#### PROBLEM DESCRIPTION:
Only the lines from the one containing "Take the set of consonants" through the end of the data below should be copied, each exactly as written and with both ends kept.
START PROVIDED RECORDS
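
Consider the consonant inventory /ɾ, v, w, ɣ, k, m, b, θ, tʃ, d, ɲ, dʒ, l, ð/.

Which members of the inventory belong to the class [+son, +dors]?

The [+sonorant] segments are /ɾ, w, m, ɲ, l/.
Then [+dorsal] leaves /w, ɲ/.

w, ɲ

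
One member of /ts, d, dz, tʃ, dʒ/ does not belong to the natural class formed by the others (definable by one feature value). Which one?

d

[delayed release] (equivalently [strident]) groups all but one: /ts, tʃ, dz, dʒ/ share [+delayed release] while /d/ (voiced alveolar stop) alone is [−delayed release]. Removing any other segment would not leave a single-feature class that excludes it.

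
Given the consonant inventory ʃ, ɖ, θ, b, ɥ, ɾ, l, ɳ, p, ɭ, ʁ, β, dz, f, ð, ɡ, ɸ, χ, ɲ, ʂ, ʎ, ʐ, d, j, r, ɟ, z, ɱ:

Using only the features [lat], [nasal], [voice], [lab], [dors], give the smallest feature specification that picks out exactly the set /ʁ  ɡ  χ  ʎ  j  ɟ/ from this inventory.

Every target segment is [-nasal], [-labial], [+dorsal]; each remaining inventory member fails at least one of these. Each conjunct is needed — [-labial, +dorsal] alone would also admit /ɲ/; [-nasal, +dorsal] alone would also admit /ɥ/; [-nasal, -labial] alone would also admit /ʃ, ɖ, θ, ɾ, …/ — and no other combination of two listed features has exactly this extension, so three is the minimum.

[-nasal, -lab, +dors]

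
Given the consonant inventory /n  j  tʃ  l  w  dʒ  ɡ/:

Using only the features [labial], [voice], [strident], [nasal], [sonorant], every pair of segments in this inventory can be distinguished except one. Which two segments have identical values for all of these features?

l, j

/l/ (alveolar lateral approximant) and /j/ (palatal glide) are both [-labial], [+voice], [-strident], [-nasal], [+sonorant], so none of the listed features separates them. (They do differ in [lateral] and [dorsal], which are not among the given features.) Every other pair in the inventory differs on at least one listed feature.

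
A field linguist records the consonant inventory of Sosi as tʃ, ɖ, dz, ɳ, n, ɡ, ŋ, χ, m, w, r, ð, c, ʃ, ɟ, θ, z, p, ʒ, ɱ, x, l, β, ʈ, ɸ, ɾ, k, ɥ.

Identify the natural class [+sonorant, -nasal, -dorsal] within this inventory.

r, l, ɾ

Checking each segment against [+sonorant], [-nasal], [-dorsal]: /r/ (alveolar trill), /l/ (alveolar lateral approximant), /ɾ/ (alveolar tap) satisfy every feature; every other segment in the inventory fails at least one.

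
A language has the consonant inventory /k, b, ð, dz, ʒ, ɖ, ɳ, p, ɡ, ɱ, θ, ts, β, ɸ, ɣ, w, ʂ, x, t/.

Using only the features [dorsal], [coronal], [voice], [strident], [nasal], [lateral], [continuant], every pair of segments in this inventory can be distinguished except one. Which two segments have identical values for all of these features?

/ɣ/ (voiced velar fricative) and /w/ (labial-velar glide) are both [+dorsal], [-coronal], [+voice], [-strident], [-nasal], [-lateral], [+continuant], so none of the listed features separates them. (They do differ in [sonorant], [labial] and [round], which are not among the given features.) Every other pair in the inventory differs on at least one listed feature.

ɣ, w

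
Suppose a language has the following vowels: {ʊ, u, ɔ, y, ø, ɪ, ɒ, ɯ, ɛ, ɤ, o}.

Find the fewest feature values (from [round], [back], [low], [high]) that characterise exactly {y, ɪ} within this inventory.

Every target segment is [+high], [−back]; each remaining inventory member fails at least one of these. Each conjunct is needed — [−back] alone would also admit /ø, ɛ/; [+high] alone would also admit /ʊ, u, ɯ/ — and no other single listed feature has exactly this extension, so two is the minimum.

[+high, −back]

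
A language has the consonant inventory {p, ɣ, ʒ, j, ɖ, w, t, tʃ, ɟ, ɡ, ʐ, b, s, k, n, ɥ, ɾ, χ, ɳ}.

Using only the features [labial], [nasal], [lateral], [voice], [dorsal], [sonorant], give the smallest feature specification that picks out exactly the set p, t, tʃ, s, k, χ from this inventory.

[−voice]

/p, t, tʃ, s, k, χ/ are exactly the [−voice] segments in the inventory, so a single feature suffices.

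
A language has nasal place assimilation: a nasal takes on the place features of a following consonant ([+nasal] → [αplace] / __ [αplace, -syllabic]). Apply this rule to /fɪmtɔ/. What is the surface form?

In /fɪmtɔ/, the nasal /m/ precedes /t/, which is [+coronal]. The nasal assimilates in place, becoming the [+coronal] nasal /n/. The surface form is [fɪntɔ].

[fɪntɔ]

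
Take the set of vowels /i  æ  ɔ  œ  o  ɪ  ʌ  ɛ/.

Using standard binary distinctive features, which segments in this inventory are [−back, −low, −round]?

Checking each segment against [−back], [−low], [−round]: /i/ (high front unrounded tense vowel), /ɪ/ (high front unrounded lax vowel), /ɛ/ (mid front unrounded lax vowel) satisfy every feature; every other segment in the inventory fails at least one.

i, ɪ, ɛ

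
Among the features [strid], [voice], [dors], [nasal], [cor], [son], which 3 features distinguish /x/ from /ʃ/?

The two segments share [−voice], [−nasal], [−sonorant]. The only features from the list on which they differ: /x/ is [−strident] while /ʃ/ is [+strident]; /x/ is [−coronal] while /ʃ/ is [+coronal]; /x/ is [+dorsal] while /ʃ/ is [−dorsal].

[strident], [coronal], [dorsal]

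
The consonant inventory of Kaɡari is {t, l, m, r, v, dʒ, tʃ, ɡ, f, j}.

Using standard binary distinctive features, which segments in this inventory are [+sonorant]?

The feature [sonorant] marks segments produced without turbulent airflow (nasals, liquids, glides, vowels). In this inventory /l, m, r, j/ have that property, so they are [+sonorant]; /t, v, dʒ, tʃ, ɡ, f/ are [−sonorant].

l, m, r, j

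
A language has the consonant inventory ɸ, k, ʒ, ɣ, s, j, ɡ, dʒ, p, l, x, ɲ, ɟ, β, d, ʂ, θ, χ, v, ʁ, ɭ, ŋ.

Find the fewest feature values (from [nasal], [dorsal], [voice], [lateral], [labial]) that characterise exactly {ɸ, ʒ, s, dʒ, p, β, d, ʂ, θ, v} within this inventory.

[−lateral, −dorsal]

/ɸ, ʒ, s, dʒ, p, β, d, ʂ, θ, v/ are all [−lateral], [−dorsal], and no other segment in the inventory matches both values. Dropping any one of them over-generates: [−dorsal] alone would also admit /l, ɭ/; [−lateral] alone would also admit /k, ɣ, j, ɡ, …/. No other single listed feature picks out exactly this set either, so fewer than two features will not do.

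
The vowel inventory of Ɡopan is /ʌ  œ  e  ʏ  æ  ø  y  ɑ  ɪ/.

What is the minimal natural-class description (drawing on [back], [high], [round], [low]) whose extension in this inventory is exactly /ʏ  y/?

[+high, +round]

/ʏ, y/ are all [+high], [+round], and no other segment in the inventory matches both values. Dropping any one of them over-generates: [+round] alone would also admit /œ, ø/; [+high] alone would also admit /ɪ/. No other single listed feature picks out exactly this set either, so fewer than two features will not do.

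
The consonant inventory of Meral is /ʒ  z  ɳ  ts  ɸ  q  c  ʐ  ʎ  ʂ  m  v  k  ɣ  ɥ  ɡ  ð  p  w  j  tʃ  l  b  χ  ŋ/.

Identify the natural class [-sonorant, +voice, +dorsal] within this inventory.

Checking each segment against [-sonorant], [+voice], [+dorsal]: /ɣ/ (voiced velar fricative), /ɡ/ (voiced velar stop) satisfy every feature; every other segment in the inventory fails at least one.

ɣ, ɡ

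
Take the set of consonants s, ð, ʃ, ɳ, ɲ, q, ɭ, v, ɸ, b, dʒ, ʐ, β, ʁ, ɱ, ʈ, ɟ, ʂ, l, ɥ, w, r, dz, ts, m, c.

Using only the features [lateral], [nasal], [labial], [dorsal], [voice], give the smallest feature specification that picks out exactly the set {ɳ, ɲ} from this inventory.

[+nasal, -labial]

Every target segment is [+nasal], [-labial]; each remaining inventory member fails at least one of these. Each conjunct is needed — [-labial] alone would also admit /s, ð, ʃ, q, …/; [+nasal] alone would also admit /ɱ, m/ — and no other single listed feature has exactly this extension, so two is the minimum.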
END PROVIDED RECORDS
#### EXPECTED OUTPUT:
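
Take the set of consonants s, ð, ʃ, ɳ, ɲ, q, ɭ, v, ɸ, b, dʒ, ʐ, β, ʁ, ɱ, ʈ, ɟ, ʂ, l, ɥ, w, r, dz, ts, m, c.

Using only the features [lateral], [nasal], [labial], [dorsal], [voice], give the smallest feature specification that picks out exactly the set {ɳ, ɲ} from this inventory.

[+nasal, -labial]

Every target segment is [+nasal], [-labial]; each remaining inventory member fails at least one of these. Each conjunct is needed — [-labial] alone would also admit /s, ð, ʃ, q, …/; [+nasal] alone would also admit /ɱ, m/ — and no other single listed feature has exactly this extension, so two is the minimum.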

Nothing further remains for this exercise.